* Task instructions:
Take the line that has "Consider the market" and all the lines that come after it in the records, and write them out again exactly. Add no other line.
---------- Records to use ----------
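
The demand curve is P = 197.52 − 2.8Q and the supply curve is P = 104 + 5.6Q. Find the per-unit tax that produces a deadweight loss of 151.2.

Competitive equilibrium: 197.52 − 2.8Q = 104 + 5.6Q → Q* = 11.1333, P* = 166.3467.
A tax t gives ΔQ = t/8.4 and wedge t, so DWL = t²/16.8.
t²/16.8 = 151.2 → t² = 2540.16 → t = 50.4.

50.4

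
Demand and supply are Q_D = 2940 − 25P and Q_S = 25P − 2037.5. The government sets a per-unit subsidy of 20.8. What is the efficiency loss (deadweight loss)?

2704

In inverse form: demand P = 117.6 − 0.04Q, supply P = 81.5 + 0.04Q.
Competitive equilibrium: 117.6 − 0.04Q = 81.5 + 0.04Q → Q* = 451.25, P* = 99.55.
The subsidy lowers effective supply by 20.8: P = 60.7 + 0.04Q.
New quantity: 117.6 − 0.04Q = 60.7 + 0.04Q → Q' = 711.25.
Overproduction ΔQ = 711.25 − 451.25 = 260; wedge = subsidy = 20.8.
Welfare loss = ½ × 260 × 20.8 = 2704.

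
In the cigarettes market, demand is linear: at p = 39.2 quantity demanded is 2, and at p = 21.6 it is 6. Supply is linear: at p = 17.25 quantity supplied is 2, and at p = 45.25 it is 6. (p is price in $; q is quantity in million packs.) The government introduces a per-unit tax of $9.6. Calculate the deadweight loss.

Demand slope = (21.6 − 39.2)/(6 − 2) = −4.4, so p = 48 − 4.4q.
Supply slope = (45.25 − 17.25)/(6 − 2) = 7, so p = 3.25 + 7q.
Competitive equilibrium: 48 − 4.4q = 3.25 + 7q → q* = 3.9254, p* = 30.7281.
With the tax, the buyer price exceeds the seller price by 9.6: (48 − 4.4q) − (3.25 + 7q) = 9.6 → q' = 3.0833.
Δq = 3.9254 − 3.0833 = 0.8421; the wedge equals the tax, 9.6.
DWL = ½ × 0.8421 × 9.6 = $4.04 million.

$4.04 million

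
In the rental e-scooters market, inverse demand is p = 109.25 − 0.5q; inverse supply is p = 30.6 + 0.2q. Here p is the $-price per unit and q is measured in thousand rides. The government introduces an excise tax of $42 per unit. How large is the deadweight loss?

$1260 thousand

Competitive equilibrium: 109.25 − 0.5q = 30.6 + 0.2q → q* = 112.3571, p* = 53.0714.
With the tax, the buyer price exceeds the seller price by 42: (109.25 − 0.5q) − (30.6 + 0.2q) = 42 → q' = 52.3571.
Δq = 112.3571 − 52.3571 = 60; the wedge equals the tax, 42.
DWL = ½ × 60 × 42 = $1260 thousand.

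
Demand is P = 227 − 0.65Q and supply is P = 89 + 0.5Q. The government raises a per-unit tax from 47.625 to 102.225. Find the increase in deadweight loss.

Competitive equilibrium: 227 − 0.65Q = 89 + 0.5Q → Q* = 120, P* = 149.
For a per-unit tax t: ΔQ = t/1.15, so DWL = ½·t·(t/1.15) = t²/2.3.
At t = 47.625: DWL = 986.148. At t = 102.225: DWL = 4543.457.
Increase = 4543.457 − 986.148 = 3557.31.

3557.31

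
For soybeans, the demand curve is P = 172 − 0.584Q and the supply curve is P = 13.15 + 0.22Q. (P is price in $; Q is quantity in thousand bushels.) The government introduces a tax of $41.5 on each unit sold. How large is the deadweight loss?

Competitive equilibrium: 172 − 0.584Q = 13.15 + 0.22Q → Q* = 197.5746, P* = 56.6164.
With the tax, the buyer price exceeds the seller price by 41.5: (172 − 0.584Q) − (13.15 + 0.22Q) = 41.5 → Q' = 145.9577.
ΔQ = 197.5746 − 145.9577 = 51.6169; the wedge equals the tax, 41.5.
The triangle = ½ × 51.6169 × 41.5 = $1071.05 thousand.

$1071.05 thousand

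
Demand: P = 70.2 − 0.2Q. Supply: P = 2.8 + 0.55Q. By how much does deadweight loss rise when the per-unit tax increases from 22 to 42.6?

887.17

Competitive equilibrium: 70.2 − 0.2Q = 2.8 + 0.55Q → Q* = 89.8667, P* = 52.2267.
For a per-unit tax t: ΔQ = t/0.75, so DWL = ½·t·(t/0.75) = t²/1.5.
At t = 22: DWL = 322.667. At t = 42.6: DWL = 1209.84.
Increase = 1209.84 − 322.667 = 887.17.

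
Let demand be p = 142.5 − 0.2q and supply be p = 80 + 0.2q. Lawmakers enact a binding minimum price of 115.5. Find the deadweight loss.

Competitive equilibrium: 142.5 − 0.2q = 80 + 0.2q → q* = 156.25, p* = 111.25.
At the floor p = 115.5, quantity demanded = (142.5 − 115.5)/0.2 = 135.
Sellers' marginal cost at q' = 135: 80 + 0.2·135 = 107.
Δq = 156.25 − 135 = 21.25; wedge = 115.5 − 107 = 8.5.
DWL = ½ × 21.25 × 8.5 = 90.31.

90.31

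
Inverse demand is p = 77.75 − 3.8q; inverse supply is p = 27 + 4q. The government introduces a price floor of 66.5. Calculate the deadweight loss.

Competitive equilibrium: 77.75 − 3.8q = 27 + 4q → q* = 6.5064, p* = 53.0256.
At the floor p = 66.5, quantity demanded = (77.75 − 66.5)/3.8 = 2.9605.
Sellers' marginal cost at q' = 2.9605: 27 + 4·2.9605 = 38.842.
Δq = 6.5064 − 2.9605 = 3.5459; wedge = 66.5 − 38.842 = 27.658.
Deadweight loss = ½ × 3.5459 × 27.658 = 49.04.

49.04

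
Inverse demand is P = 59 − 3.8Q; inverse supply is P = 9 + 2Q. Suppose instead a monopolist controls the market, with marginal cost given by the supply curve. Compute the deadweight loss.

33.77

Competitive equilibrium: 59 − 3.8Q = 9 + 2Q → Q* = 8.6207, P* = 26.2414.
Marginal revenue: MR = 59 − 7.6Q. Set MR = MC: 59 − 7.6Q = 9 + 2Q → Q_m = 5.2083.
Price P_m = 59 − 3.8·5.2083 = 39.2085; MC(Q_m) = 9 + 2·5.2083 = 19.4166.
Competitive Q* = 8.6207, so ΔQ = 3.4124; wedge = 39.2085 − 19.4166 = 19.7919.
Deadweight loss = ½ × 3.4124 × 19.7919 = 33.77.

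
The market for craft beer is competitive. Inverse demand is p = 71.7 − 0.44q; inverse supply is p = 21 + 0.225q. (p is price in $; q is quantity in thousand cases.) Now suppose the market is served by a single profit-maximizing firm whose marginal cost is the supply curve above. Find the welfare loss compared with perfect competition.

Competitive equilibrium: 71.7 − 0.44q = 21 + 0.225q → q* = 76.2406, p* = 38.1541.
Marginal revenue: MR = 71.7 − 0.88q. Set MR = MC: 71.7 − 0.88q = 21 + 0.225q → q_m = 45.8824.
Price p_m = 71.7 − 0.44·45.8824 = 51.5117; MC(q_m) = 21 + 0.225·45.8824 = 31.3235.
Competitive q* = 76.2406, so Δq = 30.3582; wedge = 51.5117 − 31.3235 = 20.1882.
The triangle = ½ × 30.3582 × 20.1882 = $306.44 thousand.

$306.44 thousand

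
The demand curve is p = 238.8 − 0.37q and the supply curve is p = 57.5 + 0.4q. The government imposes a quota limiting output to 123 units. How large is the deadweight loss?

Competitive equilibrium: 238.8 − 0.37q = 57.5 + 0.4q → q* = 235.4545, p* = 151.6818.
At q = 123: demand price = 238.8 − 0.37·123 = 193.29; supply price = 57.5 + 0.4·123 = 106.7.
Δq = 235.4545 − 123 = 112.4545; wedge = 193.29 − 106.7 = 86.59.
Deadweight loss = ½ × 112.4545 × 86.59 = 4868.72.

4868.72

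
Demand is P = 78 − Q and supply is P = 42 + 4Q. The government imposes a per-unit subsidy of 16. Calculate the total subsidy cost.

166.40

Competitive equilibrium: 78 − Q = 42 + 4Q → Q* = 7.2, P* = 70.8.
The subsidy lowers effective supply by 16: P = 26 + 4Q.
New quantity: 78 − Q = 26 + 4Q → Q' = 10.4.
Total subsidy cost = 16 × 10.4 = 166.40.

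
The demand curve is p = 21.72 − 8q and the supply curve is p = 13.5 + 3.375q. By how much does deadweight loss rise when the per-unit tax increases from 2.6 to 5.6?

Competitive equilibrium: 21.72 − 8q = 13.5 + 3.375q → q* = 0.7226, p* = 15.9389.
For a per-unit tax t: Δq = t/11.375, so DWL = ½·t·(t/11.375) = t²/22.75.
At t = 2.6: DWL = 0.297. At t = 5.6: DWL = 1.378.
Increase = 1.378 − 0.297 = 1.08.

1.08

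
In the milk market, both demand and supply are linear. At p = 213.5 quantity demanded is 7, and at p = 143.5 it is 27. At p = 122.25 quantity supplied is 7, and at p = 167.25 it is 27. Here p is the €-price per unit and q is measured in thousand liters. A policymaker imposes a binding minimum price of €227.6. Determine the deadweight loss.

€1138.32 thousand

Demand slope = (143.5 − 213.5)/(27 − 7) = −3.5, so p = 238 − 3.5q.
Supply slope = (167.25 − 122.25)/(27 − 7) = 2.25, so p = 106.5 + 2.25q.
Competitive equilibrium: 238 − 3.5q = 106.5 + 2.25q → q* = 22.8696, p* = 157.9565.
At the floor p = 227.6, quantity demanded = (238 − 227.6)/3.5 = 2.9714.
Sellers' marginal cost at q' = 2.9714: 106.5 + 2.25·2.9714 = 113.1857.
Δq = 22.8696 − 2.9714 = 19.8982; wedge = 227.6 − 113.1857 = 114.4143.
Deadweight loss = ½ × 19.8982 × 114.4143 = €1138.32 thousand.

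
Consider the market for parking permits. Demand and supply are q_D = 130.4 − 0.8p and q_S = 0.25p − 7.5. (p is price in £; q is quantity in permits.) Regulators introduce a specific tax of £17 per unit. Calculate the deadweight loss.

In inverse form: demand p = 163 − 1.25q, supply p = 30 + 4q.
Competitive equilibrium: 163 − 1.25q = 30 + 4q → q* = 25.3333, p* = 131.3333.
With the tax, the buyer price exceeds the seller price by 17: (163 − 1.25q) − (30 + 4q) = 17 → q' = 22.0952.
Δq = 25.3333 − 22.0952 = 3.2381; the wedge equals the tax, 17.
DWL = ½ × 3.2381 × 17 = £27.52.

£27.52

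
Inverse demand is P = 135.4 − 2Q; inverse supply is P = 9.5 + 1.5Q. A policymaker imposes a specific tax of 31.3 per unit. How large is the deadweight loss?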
----------
* Output:
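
Consider the market for parking permits. Demand and supply are q_D = 130.4 − 0.8p and q_S = 0.25p − 7.5. (p is price in £; q is quantity in permits.) Regulators introduce a specific tax of £17 per unit. Calculate the deadweight loss.

In inverse form: demand p = 163 − 1.25q, supply p = 30 + 4q.
Competitive equilibrium: 163 − 1.25q = 30 + 4q → q* = 25.3333, p* = 131.3333.
With the tax, the buyer price exceeds the seller price by 17: (163 − 1.25q) − (30 + 4q) = 17 → q' = 22.0952.
Δq = 25.3333 − 22.0952 = 3.2381; the wedge equals the tax, 17.
DWL = ½ × 3.2381 × 17 = £27.52.

£27.52

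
Inverse demand is P = 135.4 − 2Q; inverse supply is P = 9.5 + 1.5Q. A policymaker imposes a specific tax of 31.3 per unit. How large is the deadweight loss?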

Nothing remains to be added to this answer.